* ACTIVITY
Below are records; please give the number of their lines that contain the string "each", and only that number.

* INPUT
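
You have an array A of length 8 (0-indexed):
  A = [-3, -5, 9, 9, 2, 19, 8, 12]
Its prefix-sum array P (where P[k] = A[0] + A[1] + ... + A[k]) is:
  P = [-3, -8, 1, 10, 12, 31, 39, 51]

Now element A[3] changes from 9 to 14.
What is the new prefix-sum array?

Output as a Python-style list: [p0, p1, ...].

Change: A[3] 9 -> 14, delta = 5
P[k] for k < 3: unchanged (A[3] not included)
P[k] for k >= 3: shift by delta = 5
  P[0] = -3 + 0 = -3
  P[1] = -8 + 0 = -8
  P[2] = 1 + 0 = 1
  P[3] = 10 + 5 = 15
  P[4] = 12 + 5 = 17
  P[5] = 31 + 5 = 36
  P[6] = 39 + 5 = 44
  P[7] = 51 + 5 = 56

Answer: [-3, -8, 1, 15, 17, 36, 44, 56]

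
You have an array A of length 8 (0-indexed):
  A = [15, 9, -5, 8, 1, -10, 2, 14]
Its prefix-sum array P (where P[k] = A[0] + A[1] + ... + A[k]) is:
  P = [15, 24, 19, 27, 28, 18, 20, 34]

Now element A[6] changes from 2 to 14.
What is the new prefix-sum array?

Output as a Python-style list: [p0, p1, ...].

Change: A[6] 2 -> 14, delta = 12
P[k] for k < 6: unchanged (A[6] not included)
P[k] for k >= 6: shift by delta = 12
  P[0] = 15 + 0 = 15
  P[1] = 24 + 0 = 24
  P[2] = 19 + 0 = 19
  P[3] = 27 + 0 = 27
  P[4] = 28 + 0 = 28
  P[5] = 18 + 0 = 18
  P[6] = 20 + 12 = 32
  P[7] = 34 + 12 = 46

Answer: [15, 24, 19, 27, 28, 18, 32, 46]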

...

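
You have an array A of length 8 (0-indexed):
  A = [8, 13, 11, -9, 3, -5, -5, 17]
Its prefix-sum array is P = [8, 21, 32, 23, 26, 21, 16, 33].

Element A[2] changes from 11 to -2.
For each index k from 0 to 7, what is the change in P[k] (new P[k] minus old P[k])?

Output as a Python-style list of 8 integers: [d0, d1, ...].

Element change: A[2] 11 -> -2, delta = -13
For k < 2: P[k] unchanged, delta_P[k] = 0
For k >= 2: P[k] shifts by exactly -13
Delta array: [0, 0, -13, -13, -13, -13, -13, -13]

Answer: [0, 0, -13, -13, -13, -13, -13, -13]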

==

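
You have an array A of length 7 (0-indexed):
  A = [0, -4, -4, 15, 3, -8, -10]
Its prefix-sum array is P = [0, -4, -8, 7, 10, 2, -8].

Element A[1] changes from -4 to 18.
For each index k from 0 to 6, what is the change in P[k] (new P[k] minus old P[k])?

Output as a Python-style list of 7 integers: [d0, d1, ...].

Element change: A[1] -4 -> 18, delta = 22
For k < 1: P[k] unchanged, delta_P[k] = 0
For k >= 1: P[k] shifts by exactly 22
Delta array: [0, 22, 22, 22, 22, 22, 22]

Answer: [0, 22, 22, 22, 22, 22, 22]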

* RESPONSE BELOW
2